_PROBLEM_
Find the line with "O=C(C)C(CCC#CCC)C(C#N)C(F)C(Br)C(C(O)=O)CCC" in the listing below. Write it out exactly, along with every later line up to the final one.

_RECORDS TO USE_
------

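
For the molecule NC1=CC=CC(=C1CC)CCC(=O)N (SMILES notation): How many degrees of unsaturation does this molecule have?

Molecular formula: C11H16N2O.
DoU = (2C + 2 + N − H − X) / 2, where X is the halogen count and O/S are ignored.
    = (2·11 + 2 + 2 − 16 − 0) / 2 = 10 / 2 = 5.

5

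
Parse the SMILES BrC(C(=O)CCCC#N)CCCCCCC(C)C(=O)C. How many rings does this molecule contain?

0

In SMILES, each pair of matching ring-closure digits denotes one ring-closing bond; the number of such bonds equals the number of independent rings.
Ring-closure bonds here: 0.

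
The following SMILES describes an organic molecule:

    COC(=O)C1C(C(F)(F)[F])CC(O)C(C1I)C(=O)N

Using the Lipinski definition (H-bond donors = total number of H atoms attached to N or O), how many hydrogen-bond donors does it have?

Donors: find every N or O and count the H atoms it carries.
  atom 2 (O): bond orders sum to 2 → 0 H
  atom 4 (O): bond orders sum to 2 → 0 H
  atom 13 (O): bond orders sum to 1 → 1 H
  atom 18 (O): bond orders sum to 2 → 0 H
  atom 19 (N): bond orders sum to 1 → 2 H
Lipinski HBD = 3.

3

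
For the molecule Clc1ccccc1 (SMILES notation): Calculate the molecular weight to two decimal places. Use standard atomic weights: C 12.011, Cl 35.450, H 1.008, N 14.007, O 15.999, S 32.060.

112.56 g/mol

First, the molecular formula is C6H5Cl (counting implicit H from valence).
  C: 6 × 12.011 = 72.066
  Cl: 1 × 35.450 = 35.450
  H: 5 × 1.008 = 5.040
Sum: 6×12.011 + 1×35.450 + 5×1.008 = 112.556 → 112.56 g/mol.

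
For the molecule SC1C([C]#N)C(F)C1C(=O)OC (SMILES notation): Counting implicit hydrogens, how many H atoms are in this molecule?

8

Walk through each heavy atom and fill implicit hydrogens from standard valence (C 4, N 3, O 2, S 2, halogen 1):
  atom 1: S, bond orders sum to 1 (valence 2) → 1 H
  atom 2: C, bond orders sum to 3 (valence 4) → 1 H
  atom 3: C, bond orders sum to 3 (valence 4) → 1 H
  atom 4: C with explicit H count 0
  atom 5: N, bond orders sum to 3 (valence 3) → 0 H
  atom 6: C, bond orders sum to 3 (valence 4) → 1 H
  atom 7: F (halogen, monovalent) → 0 H
  atom 8: C, bond orders sum to 3 (valence 4) → 1 H
  atom 9: C, bond orders sum to 4 (valence 4) → 0 H
  atom 10: O, bond orders sum to 2 (valence 2) → 0 H
  atom 11: O, bond orders sum to 2 (valence 2) → 0 H
  atom 12: C, bond orders sum to 1 (valence 4) → 3 H
Total hydrogens: 8.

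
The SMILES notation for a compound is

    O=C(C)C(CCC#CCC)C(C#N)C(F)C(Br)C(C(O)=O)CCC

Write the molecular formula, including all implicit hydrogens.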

------

_ANSWER BOX_
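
    O=C(C)C(CCC#CCC)C(C#N)C(F)C(Br)C(C(O)=O)CCC

Write the molecular formula, including all implicit hydrogens.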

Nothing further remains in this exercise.